> What is needed
Answer with only the number of lines below where "regulated" appears.

> Material for the task
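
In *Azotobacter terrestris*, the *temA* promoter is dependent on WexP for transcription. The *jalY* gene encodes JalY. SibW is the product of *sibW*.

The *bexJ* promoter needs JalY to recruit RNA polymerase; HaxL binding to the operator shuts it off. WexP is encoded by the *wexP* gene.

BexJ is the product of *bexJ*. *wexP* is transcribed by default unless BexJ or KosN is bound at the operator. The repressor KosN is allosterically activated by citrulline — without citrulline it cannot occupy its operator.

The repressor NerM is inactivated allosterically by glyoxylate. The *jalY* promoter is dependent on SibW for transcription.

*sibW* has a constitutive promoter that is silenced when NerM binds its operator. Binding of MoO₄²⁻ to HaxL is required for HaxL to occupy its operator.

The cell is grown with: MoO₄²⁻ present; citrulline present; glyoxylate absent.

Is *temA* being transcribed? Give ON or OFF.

Glyoxylate is absent, so NerM is active.
With repressor NerM bound, *sibW* is not transcribed.
So SibW is not produced.
Required activator SibW is absent, so *jalY* is not transcribed.
So JalY is not produced.
MoO₄²⁻ is present, so HaxL is active.
With repressor HaxL bound, *bexJ* is not transcribed.
So BexJ is not produced.
Citrulline is present, so KosN is active.
With repressor KosN bound, *wexP* is not transcribed.
So WexP is not produced.
Required activator WexP is absent, so *temA* is not transcribed.

OFF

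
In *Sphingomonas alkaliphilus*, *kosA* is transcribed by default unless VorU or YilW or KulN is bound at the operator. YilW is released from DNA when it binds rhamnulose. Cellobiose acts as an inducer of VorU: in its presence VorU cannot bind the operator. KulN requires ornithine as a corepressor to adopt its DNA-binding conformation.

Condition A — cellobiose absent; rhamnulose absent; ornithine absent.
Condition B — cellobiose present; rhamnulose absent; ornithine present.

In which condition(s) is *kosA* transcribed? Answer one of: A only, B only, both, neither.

Condition A:
Cellobiose is absent, so VorU is active.
Rhamnulose is absent, so YilW is active.
Ornithine is absent, so KulN is inactive.
With repressor VorU bound, *kosA* is not transcribed.
→ *kosA* is OFF in A.
Condition B:
Cellobiose is present, so VorU is inactive.
Rhamnulose is absent, so YilW is active.
Ornithine is present, so KulN is active.
With repressor YilW bound, *kosA* is not transcribed.
→ *kosA* is OFF in B.

neither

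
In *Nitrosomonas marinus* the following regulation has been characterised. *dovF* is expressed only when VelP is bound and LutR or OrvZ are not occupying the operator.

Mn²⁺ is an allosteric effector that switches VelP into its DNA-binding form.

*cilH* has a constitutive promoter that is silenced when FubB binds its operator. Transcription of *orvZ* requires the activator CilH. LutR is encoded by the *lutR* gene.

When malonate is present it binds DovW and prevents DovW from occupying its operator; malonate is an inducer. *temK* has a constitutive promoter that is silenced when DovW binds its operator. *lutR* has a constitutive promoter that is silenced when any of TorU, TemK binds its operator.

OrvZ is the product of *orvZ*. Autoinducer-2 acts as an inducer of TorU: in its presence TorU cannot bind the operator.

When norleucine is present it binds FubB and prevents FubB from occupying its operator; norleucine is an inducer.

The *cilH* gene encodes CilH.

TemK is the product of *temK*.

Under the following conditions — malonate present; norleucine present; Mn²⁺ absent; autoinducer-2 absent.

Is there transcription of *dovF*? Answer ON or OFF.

Autoinducer-2 is absent, so TorU is active.
Malonate is present, so DovW is inactive.
With no repressor bound, *temK* is transcribed.
So TemK is produced and active.
With repressor TorU bound, *lutR* is not transcribed.
So LutR is not produced.
Mn²⁺ is absent, so VelP is inactive.
Norleucine is present, so FubB is inactive.
With no repressor bound, *cilH* is transcribed.
So CilH is produced and active.
No repressor is bound and CilH is active, so *orvZ* is transcribed.
So OrvZ is produced and active.
With repressor OrvZ bound, *dovF* is not transcribed.

OFF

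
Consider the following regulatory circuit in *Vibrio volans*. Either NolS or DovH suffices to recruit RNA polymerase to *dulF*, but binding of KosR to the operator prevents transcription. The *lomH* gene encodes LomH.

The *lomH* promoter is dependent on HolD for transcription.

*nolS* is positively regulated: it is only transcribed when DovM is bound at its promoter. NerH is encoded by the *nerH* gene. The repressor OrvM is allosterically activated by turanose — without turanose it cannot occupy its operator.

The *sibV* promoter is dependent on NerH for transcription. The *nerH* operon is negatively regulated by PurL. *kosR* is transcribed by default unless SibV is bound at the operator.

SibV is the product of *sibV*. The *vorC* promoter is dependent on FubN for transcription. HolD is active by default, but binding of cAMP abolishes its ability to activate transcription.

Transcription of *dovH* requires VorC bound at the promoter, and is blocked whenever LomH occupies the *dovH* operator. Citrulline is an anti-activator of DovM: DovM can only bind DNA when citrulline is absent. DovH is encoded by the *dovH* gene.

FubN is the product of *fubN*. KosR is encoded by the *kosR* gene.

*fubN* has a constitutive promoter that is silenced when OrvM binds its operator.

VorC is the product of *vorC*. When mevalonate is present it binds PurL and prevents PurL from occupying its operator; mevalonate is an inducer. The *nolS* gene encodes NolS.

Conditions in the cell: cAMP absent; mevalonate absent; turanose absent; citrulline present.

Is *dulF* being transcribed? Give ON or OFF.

OFF

Citrulline is present, so DovM is inactive.
Required activator DovM is absent, so *nolS* is not transcribed.
So NolS is not produced.
Turanose is absent, so OrvM is inactive.
With no repressor bound, *fubN* is transcribed.
So FubN is produced and active.
No repressor is bound and FubN is active, so *vorC* is transcribed.
So VorC is produced and active.
cAMP is absent, so HolD is active.
No repressor is bound and HolD is active, so *lomH* is transcribed.
So LomH is produced and active.
With repressor LomH bound, *dovH* is not transcribed.
So DovH is not produced.
Mevalonate is absent, so PurL is active.
With repressor PurL bound, *nerH* is not transcribed.
So NerH is not produced.
Required activator NerH is absent, so *sibV* is not transcribed.
So SibV is not produced.
With no repressor bound, *kosR* is transcribed.
So KosR is produced and active.
With repressor KosR bound, *dulF* is not transcribed.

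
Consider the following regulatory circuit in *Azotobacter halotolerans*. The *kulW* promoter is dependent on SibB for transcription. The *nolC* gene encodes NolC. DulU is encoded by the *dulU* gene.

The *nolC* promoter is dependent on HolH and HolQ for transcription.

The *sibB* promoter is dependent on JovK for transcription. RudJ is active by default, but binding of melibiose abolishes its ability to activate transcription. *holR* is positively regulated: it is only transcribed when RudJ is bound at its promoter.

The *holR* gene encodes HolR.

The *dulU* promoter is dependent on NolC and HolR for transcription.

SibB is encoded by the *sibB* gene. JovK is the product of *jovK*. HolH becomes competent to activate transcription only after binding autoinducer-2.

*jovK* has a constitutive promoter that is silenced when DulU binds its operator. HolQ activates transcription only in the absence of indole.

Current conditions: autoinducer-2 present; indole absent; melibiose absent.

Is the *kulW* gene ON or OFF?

Autoinducer-2 is present, so HolH is active.
Indole is absent, so HolQ is active.
No repressor is bound and HolH and HolQ are active, so *nolC* is transcribed.
So NolC is produced and active.
Melibiose is absent, so RudJ is active.
No repressor is bound and RudJ is active, so *holR* is transcribed.
So HolR is produced and active.
No repressor is bound and NolC and HolR are active, so *dulU* is transcribed.
So DulU is produced and active.
With repressor DulU bound, *jovK* is not transcribed.
So JovK is not produced.
Required activator JovK is absent, so *sibB* is not transcribed.
So SibB is not produced.
Required activator SibB is absent, so *kulW* is not transcribed.

OFF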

> Answer section
3